**WHAT THE TASK REQUIRES**
Could you return the lines below exactly, from the first line up to and including the line that holds "R). c)) (b (d e))"?

**EXERCISE DATA**
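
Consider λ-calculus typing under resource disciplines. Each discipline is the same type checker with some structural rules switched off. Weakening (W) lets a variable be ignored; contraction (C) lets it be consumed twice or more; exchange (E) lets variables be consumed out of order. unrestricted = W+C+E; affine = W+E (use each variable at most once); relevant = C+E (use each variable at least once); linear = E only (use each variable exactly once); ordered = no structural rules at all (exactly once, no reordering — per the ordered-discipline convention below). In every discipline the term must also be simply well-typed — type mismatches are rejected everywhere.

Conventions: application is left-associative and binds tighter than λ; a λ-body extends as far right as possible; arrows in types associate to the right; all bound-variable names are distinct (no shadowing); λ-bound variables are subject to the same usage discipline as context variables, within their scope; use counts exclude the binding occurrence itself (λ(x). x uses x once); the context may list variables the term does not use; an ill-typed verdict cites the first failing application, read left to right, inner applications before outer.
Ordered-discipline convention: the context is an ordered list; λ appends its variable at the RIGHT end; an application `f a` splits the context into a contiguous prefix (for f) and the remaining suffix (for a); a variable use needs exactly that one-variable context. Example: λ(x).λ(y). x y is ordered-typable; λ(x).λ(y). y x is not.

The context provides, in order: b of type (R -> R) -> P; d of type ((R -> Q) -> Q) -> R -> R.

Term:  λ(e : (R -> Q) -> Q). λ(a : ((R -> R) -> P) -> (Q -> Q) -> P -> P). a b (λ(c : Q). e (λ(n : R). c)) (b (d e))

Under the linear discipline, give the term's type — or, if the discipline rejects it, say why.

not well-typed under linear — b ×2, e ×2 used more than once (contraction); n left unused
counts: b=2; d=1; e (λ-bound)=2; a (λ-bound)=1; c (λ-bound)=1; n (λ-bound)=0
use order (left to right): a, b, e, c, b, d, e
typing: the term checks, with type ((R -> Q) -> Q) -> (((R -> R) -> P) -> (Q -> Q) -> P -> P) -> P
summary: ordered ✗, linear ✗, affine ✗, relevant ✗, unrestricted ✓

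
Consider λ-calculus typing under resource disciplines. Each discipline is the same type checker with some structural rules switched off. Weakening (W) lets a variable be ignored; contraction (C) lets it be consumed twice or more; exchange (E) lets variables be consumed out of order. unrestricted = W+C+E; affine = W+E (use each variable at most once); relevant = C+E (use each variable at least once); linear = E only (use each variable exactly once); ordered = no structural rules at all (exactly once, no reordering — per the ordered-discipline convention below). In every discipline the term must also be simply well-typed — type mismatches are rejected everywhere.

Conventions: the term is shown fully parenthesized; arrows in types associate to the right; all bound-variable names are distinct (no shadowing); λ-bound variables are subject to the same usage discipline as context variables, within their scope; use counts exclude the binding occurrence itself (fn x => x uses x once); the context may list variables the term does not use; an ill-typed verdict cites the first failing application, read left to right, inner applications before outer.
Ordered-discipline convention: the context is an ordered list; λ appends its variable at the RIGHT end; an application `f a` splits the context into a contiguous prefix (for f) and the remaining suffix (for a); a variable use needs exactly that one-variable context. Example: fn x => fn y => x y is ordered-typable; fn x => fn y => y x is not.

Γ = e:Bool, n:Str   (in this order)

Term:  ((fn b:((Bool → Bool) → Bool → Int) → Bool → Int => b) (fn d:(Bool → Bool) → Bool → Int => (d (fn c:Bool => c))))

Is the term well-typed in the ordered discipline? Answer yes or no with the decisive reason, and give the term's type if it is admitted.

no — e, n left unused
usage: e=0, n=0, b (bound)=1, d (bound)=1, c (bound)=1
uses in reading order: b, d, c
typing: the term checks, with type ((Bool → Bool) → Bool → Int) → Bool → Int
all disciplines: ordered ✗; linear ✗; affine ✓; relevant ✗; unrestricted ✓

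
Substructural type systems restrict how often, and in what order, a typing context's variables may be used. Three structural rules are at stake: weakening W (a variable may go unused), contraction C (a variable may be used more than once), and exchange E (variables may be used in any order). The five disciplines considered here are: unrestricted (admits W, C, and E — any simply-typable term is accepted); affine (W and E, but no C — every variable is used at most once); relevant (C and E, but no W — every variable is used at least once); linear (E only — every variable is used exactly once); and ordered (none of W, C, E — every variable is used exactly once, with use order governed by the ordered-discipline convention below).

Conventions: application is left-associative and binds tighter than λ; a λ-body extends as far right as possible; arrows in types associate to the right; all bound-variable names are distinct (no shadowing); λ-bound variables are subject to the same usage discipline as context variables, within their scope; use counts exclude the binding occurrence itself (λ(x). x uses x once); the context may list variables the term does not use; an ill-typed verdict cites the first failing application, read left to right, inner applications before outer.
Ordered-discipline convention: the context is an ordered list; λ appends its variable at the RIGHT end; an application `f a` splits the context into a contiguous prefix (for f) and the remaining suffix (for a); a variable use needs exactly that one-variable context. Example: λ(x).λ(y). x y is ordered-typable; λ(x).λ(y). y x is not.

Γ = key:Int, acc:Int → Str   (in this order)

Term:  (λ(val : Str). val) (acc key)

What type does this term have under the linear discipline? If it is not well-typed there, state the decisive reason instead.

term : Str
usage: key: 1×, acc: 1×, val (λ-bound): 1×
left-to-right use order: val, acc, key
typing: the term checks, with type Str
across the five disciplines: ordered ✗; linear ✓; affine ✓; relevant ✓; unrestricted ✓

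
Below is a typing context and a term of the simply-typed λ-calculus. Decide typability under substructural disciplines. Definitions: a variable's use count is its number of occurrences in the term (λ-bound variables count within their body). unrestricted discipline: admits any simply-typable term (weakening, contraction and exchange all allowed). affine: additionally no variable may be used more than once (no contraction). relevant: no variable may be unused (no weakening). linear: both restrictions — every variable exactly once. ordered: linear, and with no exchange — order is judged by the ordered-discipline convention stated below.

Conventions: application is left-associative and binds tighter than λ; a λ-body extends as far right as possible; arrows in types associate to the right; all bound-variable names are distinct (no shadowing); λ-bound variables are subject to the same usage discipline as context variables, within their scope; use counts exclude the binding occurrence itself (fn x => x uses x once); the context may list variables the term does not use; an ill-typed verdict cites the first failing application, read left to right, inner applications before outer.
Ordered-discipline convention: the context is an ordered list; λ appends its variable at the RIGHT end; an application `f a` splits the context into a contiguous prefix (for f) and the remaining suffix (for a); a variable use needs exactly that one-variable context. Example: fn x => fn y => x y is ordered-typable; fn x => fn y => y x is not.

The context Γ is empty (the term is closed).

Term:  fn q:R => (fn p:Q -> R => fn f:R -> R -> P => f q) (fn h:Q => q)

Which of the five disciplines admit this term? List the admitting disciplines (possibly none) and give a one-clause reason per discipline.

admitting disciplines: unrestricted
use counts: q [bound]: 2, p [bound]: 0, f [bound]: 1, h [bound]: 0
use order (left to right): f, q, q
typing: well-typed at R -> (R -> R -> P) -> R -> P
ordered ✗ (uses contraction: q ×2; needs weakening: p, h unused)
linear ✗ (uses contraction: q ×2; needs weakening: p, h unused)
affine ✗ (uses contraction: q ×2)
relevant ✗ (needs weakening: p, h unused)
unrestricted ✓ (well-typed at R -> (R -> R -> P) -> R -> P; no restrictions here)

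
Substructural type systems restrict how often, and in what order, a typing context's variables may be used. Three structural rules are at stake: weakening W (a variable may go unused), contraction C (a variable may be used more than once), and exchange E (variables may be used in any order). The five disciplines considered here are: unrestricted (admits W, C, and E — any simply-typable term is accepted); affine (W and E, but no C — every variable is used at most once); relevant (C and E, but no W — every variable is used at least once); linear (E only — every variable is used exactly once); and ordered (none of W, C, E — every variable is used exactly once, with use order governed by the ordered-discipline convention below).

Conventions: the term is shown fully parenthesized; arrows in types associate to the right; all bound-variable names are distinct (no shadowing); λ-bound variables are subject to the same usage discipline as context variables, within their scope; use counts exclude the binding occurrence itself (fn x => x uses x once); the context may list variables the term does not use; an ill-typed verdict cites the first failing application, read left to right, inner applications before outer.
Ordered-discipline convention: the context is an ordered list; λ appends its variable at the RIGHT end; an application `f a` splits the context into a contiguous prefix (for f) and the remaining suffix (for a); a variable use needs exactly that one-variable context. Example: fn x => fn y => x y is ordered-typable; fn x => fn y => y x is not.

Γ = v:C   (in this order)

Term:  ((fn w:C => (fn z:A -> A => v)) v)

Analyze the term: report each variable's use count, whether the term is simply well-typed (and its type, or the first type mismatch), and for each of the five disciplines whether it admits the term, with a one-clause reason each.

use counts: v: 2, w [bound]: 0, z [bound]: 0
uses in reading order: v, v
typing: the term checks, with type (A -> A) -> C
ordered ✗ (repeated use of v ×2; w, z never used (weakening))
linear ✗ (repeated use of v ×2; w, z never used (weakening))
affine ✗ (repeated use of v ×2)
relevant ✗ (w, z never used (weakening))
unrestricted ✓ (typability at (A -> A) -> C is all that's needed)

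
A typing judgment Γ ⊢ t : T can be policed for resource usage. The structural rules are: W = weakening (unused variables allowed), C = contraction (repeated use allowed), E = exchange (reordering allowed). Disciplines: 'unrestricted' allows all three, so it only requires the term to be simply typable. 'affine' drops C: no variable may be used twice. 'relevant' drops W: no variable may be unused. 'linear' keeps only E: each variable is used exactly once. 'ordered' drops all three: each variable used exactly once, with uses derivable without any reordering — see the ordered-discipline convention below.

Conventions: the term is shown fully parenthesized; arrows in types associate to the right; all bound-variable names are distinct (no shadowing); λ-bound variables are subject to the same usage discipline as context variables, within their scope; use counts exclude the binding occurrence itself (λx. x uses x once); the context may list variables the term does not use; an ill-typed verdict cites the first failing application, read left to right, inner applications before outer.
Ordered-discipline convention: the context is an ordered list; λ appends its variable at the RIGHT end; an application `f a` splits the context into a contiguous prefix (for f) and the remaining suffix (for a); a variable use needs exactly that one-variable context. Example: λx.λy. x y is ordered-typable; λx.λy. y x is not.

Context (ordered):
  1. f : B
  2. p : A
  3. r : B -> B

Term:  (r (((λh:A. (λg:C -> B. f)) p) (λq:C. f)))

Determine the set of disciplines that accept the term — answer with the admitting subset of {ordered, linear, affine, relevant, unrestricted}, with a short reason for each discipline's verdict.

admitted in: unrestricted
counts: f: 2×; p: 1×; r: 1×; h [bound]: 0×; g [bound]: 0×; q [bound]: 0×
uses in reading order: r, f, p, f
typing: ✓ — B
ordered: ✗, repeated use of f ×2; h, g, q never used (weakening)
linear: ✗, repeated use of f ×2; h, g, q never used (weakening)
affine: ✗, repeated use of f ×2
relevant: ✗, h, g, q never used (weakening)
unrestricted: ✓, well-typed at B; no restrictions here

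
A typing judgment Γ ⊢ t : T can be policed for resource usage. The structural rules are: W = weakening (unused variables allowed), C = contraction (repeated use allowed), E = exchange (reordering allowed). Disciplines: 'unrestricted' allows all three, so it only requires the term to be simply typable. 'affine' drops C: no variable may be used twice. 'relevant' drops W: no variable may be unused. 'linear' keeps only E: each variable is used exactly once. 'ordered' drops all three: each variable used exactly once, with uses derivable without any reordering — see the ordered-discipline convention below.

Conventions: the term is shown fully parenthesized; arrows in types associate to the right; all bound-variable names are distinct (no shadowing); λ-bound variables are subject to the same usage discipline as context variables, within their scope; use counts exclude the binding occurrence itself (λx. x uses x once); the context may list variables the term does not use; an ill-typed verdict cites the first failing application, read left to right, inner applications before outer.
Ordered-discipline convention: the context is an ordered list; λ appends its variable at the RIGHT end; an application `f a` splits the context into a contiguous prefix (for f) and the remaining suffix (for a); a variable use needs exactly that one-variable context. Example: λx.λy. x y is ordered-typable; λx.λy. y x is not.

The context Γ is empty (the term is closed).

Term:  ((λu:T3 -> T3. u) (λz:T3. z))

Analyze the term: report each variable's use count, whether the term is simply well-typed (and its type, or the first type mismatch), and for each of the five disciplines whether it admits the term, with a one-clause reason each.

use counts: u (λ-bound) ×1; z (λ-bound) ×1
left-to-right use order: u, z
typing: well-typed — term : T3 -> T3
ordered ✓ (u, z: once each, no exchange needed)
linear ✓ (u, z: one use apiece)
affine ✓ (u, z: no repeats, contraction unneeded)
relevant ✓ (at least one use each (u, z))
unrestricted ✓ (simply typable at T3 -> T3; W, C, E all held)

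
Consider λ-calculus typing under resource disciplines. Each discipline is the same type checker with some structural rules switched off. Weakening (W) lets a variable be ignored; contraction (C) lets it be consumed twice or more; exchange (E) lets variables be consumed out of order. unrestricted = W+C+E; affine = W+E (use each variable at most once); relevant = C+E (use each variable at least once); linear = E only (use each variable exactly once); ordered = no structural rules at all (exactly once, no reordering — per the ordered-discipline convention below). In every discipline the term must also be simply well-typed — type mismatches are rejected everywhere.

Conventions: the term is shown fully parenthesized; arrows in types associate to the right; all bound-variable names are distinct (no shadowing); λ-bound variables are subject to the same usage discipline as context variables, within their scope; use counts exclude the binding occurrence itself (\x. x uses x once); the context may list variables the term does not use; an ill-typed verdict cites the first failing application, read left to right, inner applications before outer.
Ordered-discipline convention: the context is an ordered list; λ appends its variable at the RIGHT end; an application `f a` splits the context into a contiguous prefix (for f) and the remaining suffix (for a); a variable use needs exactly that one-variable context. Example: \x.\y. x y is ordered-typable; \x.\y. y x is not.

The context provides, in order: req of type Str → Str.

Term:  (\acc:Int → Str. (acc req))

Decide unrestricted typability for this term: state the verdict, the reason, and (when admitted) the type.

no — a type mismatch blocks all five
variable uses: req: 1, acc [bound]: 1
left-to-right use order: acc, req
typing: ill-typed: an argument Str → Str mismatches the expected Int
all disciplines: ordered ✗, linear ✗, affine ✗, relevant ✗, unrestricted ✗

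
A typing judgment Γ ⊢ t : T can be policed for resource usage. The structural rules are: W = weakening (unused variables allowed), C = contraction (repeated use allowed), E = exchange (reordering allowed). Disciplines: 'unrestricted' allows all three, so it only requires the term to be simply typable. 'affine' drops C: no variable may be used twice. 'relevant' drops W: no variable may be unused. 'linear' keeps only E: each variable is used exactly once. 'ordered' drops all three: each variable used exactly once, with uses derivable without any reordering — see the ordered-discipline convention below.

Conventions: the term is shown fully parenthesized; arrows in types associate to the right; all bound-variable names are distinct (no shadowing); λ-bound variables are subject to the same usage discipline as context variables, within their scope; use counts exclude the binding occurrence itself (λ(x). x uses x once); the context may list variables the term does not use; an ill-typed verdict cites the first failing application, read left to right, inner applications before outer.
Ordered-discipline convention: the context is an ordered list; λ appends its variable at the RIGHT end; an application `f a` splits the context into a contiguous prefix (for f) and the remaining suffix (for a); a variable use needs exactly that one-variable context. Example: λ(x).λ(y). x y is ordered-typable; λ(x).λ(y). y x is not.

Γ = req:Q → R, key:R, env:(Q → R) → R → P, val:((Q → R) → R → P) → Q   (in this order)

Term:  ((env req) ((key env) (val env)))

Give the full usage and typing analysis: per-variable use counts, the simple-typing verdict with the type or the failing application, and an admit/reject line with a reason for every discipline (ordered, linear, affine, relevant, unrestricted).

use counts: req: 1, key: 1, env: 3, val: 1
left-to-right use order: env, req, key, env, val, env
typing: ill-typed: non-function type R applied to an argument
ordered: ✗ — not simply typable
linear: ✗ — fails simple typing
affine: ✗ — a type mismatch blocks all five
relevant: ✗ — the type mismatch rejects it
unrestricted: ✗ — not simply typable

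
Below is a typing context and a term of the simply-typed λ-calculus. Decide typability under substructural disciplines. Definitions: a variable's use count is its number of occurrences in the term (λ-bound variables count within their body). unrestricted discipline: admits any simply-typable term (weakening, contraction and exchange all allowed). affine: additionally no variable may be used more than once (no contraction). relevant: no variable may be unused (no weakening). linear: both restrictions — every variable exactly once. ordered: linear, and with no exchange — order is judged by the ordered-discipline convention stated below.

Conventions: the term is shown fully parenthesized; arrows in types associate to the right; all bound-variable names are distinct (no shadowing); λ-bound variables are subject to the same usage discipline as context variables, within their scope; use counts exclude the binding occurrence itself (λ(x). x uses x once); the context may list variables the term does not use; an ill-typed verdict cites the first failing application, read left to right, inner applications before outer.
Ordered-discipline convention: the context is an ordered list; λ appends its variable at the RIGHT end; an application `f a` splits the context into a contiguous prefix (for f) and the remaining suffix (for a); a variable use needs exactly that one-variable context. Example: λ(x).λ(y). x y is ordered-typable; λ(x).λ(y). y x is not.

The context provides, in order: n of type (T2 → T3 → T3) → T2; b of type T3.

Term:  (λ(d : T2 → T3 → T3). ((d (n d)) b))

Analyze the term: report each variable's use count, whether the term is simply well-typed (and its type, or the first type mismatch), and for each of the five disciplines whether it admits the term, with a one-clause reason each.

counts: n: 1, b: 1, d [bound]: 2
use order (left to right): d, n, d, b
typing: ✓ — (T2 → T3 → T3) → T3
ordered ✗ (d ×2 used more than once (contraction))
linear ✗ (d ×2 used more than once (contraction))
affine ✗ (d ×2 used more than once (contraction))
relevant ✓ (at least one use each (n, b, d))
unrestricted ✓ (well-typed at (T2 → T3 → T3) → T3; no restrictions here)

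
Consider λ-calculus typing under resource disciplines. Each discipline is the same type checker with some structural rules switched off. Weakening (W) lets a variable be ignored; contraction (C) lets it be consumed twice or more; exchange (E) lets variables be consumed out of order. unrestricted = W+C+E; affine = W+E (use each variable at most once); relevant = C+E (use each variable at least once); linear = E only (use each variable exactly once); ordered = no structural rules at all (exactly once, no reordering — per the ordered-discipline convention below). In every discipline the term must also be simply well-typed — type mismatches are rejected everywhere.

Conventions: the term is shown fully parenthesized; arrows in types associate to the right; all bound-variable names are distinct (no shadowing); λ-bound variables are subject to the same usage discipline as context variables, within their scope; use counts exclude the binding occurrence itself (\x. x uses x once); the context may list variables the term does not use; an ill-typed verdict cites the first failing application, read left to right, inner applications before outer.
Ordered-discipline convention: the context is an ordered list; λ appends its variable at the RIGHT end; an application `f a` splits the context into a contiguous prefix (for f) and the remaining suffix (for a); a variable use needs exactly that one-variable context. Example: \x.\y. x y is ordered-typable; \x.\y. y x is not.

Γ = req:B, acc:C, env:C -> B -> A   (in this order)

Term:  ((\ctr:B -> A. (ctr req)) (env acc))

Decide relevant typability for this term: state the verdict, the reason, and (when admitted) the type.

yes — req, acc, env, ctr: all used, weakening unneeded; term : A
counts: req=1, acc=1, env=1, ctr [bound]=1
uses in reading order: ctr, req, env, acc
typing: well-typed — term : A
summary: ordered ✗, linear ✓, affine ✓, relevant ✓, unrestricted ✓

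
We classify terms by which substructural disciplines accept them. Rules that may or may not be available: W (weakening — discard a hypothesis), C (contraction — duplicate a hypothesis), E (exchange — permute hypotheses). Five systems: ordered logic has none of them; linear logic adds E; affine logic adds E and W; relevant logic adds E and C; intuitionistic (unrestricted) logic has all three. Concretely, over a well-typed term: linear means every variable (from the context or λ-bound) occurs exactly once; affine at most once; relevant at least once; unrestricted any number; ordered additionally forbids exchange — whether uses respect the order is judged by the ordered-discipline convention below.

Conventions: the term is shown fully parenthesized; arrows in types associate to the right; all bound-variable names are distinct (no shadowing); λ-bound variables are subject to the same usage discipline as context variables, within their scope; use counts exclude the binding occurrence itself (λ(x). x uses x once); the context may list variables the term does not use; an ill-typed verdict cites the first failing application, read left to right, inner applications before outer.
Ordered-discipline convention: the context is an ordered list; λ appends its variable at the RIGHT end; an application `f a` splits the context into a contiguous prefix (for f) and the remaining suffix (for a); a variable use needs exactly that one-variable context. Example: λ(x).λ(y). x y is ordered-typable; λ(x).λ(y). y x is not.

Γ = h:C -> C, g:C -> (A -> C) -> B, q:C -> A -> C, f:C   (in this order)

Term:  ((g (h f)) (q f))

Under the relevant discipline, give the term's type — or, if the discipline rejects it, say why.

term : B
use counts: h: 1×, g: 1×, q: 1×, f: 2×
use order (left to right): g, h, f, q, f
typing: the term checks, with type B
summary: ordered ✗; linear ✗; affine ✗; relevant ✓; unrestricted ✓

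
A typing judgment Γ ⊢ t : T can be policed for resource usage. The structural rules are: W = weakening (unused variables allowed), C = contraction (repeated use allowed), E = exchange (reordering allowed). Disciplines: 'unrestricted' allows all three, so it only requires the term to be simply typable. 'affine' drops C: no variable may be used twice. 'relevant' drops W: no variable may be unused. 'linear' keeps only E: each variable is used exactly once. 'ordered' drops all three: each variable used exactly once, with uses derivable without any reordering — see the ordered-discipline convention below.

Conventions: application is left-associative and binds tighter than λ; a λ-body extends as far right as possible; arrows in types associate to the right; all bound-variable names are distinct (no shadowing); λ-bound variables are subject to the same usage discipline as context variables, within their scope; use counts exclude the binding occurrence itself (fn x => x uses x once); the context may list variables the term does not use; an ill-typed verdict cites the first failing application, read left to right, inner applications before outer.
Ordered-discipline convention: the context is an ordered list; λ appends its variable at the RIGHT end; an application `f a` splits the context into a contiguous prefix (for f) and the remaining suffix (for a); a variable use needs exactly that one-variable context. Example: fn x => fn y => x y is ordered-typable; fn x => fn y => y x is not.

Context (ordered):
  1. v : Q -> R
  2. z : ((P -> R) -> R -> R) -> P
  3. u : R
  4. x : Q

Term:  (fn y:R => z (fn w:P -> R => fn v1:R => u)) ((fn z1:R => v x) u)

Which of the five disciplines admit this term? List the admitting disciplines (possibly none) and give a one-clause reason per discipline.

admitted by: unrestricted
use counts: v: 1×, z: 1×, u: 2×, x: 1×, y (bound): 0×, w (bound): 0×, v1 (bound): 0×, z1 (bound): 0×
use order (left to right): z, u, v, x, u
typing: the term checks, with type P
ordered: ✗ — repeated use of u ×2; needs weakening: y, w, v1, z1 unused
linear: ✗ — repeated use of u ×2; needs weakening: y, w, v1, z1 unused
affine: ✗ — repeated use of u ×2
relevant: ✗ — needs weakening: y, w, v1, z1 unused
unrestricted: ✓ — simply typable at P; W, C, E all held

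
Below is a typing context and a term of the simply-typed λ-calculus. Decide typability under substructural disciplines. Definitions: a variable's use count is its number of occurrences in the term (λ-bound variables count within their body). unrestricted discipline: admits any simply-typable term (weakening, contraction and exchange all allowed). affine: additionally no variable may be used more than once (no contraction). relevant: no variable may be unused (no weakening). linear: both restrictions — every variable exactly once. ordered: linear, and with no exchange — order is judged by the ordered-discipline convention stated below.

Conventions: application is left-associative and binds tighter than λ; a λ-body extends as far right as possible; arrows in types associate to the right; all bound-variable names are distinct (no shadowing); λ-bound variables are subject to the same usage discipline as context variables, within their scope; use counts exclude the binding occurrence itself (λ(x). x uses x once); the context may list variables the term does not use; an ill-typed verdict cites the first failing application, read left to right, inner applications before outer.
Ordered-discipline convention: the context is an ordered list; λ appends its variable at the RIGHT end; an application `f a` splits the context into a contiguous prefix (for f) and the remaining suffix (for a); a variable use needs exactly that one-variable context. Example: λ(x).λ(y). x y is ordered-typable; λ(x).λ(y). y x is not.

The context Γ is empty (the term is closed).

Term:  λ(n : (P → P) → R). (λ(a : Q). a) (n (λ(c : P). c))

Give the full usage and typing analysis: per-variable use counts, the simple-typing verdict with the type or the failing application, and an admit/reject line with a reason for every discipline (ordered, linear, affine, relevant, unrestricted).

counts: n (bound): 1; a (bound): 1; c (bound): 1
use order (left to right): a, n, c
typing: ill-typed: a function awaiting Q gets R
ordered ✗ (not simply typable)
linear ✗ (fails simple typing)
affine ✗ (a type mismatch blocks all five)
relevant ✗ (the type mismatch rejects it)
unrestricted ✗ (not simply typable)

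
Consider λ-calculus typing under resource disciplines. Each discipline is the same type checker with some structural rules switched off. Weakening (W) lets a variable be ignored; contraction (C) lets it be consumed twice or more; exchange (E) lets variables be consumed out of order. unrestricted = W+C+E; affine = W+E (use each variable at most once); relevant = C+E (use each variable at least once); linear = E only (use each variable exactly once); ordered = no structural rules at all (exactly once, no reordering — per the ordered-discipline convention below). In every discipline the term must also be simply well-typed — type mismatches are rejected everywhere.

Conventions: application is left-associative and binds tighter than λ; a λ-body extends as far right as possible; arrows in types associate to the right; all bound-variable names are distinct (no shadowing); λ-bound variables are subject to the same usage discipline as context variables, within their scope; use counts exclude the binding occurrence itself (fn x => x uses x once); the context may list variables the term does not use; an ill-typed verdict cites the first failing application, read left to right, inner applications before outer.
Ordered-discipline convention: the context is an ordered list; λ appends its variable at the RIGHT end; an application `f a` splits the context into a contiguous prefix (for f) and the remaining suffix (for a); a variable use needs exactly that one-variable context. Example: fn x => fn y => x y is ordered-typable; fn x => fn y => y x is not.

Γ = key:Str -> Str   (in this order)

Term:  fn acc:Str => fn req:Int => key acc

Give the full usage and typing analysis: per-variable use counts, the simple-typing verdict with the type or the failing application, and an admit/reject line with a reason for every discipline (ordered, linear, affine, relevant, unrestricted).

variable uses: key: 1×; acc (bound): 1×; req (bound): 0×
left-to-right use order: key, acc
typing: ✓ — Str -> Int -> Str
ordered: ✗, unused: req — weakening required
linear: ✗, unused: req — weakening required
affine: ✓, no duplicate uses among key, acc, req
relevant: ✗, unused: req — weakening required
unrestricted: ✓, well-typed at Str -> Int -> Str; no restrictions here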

**OUTPUT BELOW**
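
Consider λ-calculus typing under resource disciplines. Each discipline is the same type checker with some structural rules switched off. Weakening (W) lets a variable be ignored; contraction (C) lets it be consumed twice or more; exchange (E) lets variables be consumed out of order. unrestricted = W+C+E; affine = W+E (use each variable at most once); relevant = C+E (use each variable at least once); linear = E only (use each variable exactly once); ordered = no structural rules at all (exactly once, no reordering — per the ordered-discipline convention below). In every discipline the term must also be simply well-typed — type mismatches are rejected everywhere.

Conventions: application is left-associative and binds tighter than λ; a λ-body extends as far right as possible; arrows in types associate to the right; all bound-variable names are distinct (no shadowing); λ-bound variables are subject to the same usage discipline as context variables, within their scope; use counts exclude the binding occurrence itself (λ(x). x uses x once); the context may list variables the term does not use; an ill-typed verdict cites the first failing application, read left to right, inner applications before outer.
Ordered-discipline convention: the context is an ordered list; λ appends its variable at the RIGHT end; an application `f a` splits the context into a contiguous prefix (for f) and the remaining suffix (for a); a variable use needs exactly that one-variable context. Example: λ(x).λ(y). x y is ordered-typable; λ(x).λ(y). y x is not.

The context provides, in order: b of type (R -> R) -> P; d of type ((R -> Q) -> Q) -> R -> R.

Term:  λ(e : (R -> Q) -> Q). λ(a : ((R -> R) -> P) -> (Q -> Q) -> P -> P). a b (λ(c : Q). e (λ(n : R). c)) (b (d e))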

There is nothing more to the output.